● **Your instructions**
All that is wanted is a word-for-word copy of the line with "During 2190 (Gregorian" and every line after it in the data below.

● **Task data**
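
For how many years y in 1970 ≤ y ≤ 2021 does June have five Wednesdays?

15

June has 30 days; it has five Wednesdays when Wednesday falls among the first (month-length − 28) days — i.e. when June 1 is one of Wednesday/Tuesday.
June 1 by year: 1970:Mon 1971:Tue✓ 1972:Thu 1973:Fri 1974:Sat 1975:Sun 1976:Tue✓ 1977:Wed✓ 1978:Thu 1979:Fri 1980:Sun 1981:Mon 1982:Tue✓ 1983:Wed✓ 1984:Fri …(22 more)… 2007:Fri 2008:Sun 2009:Mon 2010:Tue✓ 2011:Wed✓ 2012:Fri 2013:Sat 2014:Sun 2015:Mon 2016:Wed✓ 2017:Thu 2018:Fri 2019:Sat 2020:Mon 2021:Tue✓
Years with five Wednesdays: 1971, 1976, 1977, 1982, 1983, 1988, 1993, 1994, 1999, 2004, 2005, 2010, 2011, 2016, 2021 → 15.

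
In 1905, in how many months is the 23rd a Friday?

1

Check the 23rd of each month of 1905: Jan 23: Mon, Feb 23: Thu, Mar 23: Thu, Apr 23: Sun, May 23: Tue, Jun 23: Fri, Jul 23: Sun, Aug 23: Wed, Sep 23: Sat, Oct 23: Mon, Nov 23: Thu, Dec 23: Sat.
Friday occurs in June — 1 month.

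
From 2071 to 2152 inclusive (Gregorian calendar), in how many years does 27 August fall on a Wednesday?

Track 27 August's weekday year by year (advancing +1, or +2 across a Feb 29):
  2071: Thu  2072: Sat (+2)  2073: Sun (+1)  2074: Mon (+1)  2075: Tue (+1)
  2076: Thu (+2)  2077: Fri (+1)  2078: Sat (+1)  2079: Sun (+1)  2080: Tue (+2)
  2081: Wed (+1) ✓  2082: Thu (+1)  2083: Fri (+1)  2084: Sun (+2)  … (54 more years) …
  2139: Thu (+1)  2140: Sat (+2)  2141: Sun (+1)  2142: Mon (+1)  2143: Tue (+1)
  2144: Thu (+2)  2145: Fri (+1)  2146: Sat (+1)  2147: Sun (+1)  2148: Tue (+2)
  2149: Wed (+1) ✓  2150: Thu (+1)  2151: Fri (+1)  2152: Sun (+2)
Wednesday years: 2081, 2087, 2092, 2098, 2104, 2110, 2121, 2127, 2132, 2138, 2149 — 11 in total.

11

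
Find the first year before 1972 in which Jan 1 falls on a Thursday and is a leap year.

1948

Jan 1 advances by 2 weekdays after a leap year and by 1 after a common year.
1972: Jan 1 is Saturday (leap).
1971: Friday
1970: Thursday
1969: Wednesday
1968: Monday (leap)
1967: Sunday
1966: Saturday
1965: Friday
1964: Wednesday (leap)
1963: Tuesday
1962: Monday
1961: Sunday
1960: Friday (leap)
1959: Thursday
1958: Wednesday
1957: Tuesday
1956: Sunday (leap)
1955: Saturday
1954: Friday
1953: Thursday
1952: Tuesday (leap)
1951: Monday
1950: Sunday
1949: Saturday
1948: Thursday (leap)
1948 begins on a Thursday and is a leap year.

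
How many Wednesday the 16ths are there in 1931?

2

Check the 16th of each month of 1931: Jan 16: Fri, Feb 16: Mon, Mar 16: Mon, Apr 16: Thu, May 16: Sat, Jun 16: Tue, Jul 16: Thu, Aug 16: Sun, Sep 16: Wed, Oct 16: Fri, Nov 16: Mon, Dec 16: Wed.
Wednesday occurs in September, December — 2 months.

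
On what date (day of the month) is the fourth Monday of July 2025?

28

July 1, 2025 is a Tuesday, so the first Monday is the 7th.
The fourth Monday is 7 + 21 = 28.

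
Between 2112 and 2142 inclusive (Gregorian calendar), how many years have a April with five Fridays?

April has 30 days; it has five Fridays when Friday falls among the first (month-length − 28) days — i.e. when April 1 is one of Friday/Thursday.
April 1 by year: 2112:Fri✓ 2113:Sat 2114:Sun 2115:Mon 2116:Wed 2117:Thu✓ 2118:Fri✓ 2119:Sat 2120:Mon 2121:Tue 2122:Wed 2123:Thu✓ 2124:Sat 2125:Sun 2126:Mon 2127:Tue 2128:Thu✓ 2129:Fri✓ 2130:Sat 2131:Sun 2132:Tue 2133:Wed 2134:Thu✓ 2135:Fri✓ 2136:Sun 2137:Mon 2138:Tue 2139:Wed 2140:Fri✓ 2141:Sat 2142:Sun
Years with five Fridays: 2112, 2117, 2118, 2123, 2128, 2129, 2134, 2135, 2140 → 9.

9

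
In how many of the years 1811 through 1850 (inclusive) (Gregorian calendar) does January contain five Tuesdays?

January has 31 days; it has five Tuesdays when Tuesday falls among the first (month-length − 28) days — i.e. when January 1 is one of Tuesday/Monday/Sunday.
January 1 by year: 1811:Tue✓ 1812:Wed 1813:Fri 1814:Sat 1815:Sun✓ 1816:Mon✓ 1817:Wed 1818:Thu 1819:Fri 1820:Sat 1821:Mon✓ 1822:Tue✓ 1823:Wed 1824:Thu 1825:Sat …(10 more)… 1836:Fri 1837:Sun✓ 1838:Mon✓ 1839:Tue✓ 1840:Wed 1841:Fri 1842:Sat 1843:Sun✓ 1844:Mon✓ 1845:Wed 1846:Thu 1847:Fri 1848:Sat 1849:Mon✓ 1850:Tue✓
Years with five Tuesdays: 1811, 1815, 1816, 1821, 1822, 1826, 1827, 1828, 1832, 1833, 1837, 1838, 1839, 1843, 1844, 1849, 1850 → 17.

17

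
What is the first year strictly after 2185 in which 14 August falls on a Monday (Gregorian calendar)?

2186

From one year to the next, a fixed date's weekday advances by 1, or by 2 when a Feb 29 lies between the two dates.
2185: August 14 is Sunday.
2186: Monday (+1)
14 August falls on a Monday in 2186.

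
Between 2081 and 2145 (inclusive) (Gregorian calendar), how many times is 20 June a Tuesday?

Track 20 June's weekday year by year (advancing +1, or +2 across a Feb 29):
  2081: Fri  2082: Sat (+1)  2083: Sun (+1)  2084: Tue (+2) ✓  2085: Wed (+1)
  2086: Thu (+1)  2087: Fri (+1)  2088: Sun (+2)  2089: Mon (+1)  2090: Tue (+1) ✓
  2091: Wed (+1)  2092: Fri (+2)  2093: Sat (+1)  2094: Sun (+1)  … (37 more years) …
  2132: Fri (+2)  2133: Sat (+1)  2134: Sun (+1)  2135: Mon (+1)  2136: Wed (+2)
  2137: Thu (+1)  2138: Fri (+1)  2139: Sat (+1)  2140: Mon (+2)  2141: Tue (+1) ✓
  2142: Wed (+1)  2143: Thu (+1)  2144: Sat (+2)  2145: Sun (+1)
Tuesday years: 2084, 2090, 2102, 2113, 2119, 2124, 2130, 2141 — 8 in total.

8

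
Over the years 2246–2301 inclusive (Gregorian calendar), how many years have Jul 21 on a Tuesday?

Track Jul 21's weekday year by year (advancing +1, or +2 across a Feb 29):
  2246: Tue ✓  2247: Wed (+1)  2248: Fri (+2)  2249: Sat (+1)  2250: Sun (+1)
  2251: Mon (+1)  2252: Wed (+2)  2253: Thu (+1)  2254: Fri (+1)  2255: Sat (+1)
  2256: Mon (+2)  2257: Tue (+1) ✓  2258: Wed (+1)  2259: Thu (+1)  … (28 more years) …
  2288: Sat (+2)  2289: Sun (+1)  2290: Mon (+1)  2291: Tue (+1) ✓  2292: Thu (+2)
  2293: Fri (+1)  2294: Sat (+1)  2295: Sun (+1)  2296: Tue (+2) ✓  2297: Wed (+1)
  2298: Thu (+1)  2299: Fri (+1)  2300: Sat (+1)  2301: Sun (+1)
Tuesday years: 2246, 2257, 2263, 2268, 2274, 2285, 2291, 2296 — 8 in total.

8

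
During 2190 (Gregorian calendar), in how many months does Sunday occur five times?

A month of length L has five Sundays iff its first Sunday is on day ≤ L−28 (so day 1–3 in a 31-day month, 1–2 in a 30-day month, day 1 in a leap February).
Checking each month of 2190: Jan starts Fri (31d) ✓; Feb starts Mon (28d); Mar starts Mon (31d); Apr starts Thu (30d); May starts Sat (31d) ✓; Jun starts Tue (30d); Jul starts Thu (31d); Aug starts Sun (31d) ✓; Sep starts Wed (30d); Oct starts Fri (31d) ✓; Nov starts Mon (30d); Dec starts Wed (31d).
Five-Sunday months: January, May, August, October → 4.

4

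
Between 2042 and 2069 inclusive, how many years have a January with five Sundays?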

● **Exercise solution**
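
During 2190 (Gregorian calendar), in how many months does Sunday occur five times?

A month of length L has five Sundays iff its first Sunday is on day ≤ L−28 (so day 1–3 in a 31-day month, 1–2 in a 30-day month, day 1 in a leap February).
Checking each month of 2190: Jan starts Fri (31d) ✓; Feb starts Mon (28d); Mar starts Mon (31d); Apr starts Thu (30d); May starts Sat (31d) ✓; Jun starts Tue (30d); Jul starts Thu (31d); Aug starts Sun (31d) ✓; Sep starts Wed (30d); Oct starts Fri (31d) ✓; Nov starts Mon (30d); Dec starts Wed (31d).
Five-Sunday months: January, May, August, October → 4.

4

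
Between 2042 and 2069 inclusive, how many years have a January with five Sundays?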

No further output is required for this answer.